§ **The task**: Of the lines below, write out exactly those from the line with "Use the shoelace" through the line with "Consider the Voronoi", both included, and skip the rest.

[Stored items]
· · · · · · ·

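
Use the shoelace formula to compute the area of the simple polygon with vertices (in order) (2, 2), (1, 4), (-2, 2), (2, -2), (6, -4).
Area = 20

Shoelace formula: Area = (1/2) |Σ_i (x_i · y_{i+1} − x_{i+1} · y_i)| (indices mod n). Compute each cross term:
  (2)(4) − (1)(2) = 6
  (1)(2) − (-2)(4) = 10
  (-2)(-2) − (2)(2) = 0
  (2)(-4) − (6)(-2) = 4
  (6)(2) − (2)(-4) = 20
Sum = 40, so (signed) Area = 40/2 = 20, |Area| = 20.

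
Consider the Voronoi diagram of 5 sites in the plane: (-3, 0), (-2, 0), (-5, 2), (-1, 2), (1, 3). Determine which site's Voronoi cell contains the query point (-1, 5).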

· · · · · · ·

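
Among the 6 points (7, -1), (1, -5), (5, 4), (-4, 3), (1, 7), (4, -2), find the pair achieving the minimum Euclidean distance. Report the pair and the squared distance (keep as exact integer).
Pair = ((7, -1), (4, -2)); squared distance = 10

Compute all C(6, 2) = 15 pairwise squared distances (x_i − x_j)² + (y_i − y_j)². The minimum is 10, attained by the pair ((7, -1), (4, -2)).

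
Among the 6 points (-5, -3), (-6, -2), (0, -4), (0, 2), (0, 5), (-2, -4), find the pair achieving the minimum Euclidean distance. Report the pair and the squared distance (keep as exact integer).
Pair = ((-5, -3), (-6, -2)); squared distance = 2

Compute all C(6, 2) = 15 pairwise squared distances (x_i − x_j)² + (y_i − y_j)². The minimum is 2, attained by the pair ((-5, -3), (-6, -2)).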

· · · · · · ·

§ **Written reply**:
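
Use the shoelace formula to compute the area of the simple polygon with vertices (in order) (2, 2), (1, 4), (-2, 2), (2, -2), (6, -4).
Area = 20

Shoelace formula: Area = (1/2) |Σ_i (x_i · y_{i+1} − x_{i+1} · y_i)| (indices mod n). Compute each cross term:
  (2)(4) − (1)(2) = 6
  (1)(2) − (-2)(4) = 10
  (-2)(-2) − (2)(2) = 0
  (2)(-4) − (6)(-2) = 4
  (6)(2) − (2)(-4) = 20
Sum = 40, so (signed) Area = 40/2 = 20, |Area| = 20.

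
Consider the Voronoi diagram of 5 sites in the plane: (-3, 0), (-2, 0), (-5, 2), (-1, 2), (1, 3). Determine which site's Voronoi cell contains the query point (-1, 5).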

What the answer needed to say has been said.